### [Exercise input]

- - - -

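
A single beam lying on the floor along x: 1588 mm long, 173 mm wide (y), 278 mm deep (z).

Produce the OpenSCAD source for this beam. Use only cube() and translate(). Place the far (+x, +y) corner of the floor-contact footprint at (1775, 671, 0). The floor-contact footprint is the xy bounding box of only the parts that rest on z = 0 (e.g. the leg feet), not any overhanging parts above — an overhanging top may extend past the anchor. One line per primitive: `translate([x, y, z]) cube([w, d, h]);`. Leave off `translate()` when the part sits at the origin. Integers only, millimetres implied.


translate([187, 498, 0]) cube([1588, 173, 278]);


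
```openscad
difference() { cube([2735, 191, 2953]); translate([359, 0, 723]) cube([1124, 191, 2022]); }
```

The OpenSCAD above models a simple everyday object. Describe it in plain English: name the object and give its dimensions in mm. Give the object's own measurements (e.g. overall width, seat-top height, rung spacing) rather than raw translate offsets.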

- - - -

### [About this exercise]
Line by line, write out the whole listing exactly.

### [Solution to this task]
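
A single beam lying on the floor along x: 1588 mm long, 173 mm wide (y), 278 mm deep (z).

Produce the OpenSCAD source for this beam. Use only cube() and translate(). Place the far (+x, +y) corner of the floor-contact footprint at (1775, 671, 0). The floor-contact footprint is the xy bounding box of only the parts that rest on z = 0 (e.g. the leg feet), not any overhanging parts above — an overhanging top may extend past the anchor. One line per primitive: `translate([x, y, z]) cube([w, d, h]);`. Leave off `translate()` when the part sits at the origin. Integers only, millimetres implied.


translate([187, 498, 0]) cube([1588, 173, 278]);


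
```openscad
difference() { cube([2735, 191, 2953]); translate([359, 0, 723]) cube([1124, 191, 2022]); }
```

The OpenSCAD above models a simple everyday object. Describe it in plain English: name the object and give its dimensions in mm. Give the object's own measurements (e.g. overall width, seat-top height, rung spacing) rather than raw translate offsets.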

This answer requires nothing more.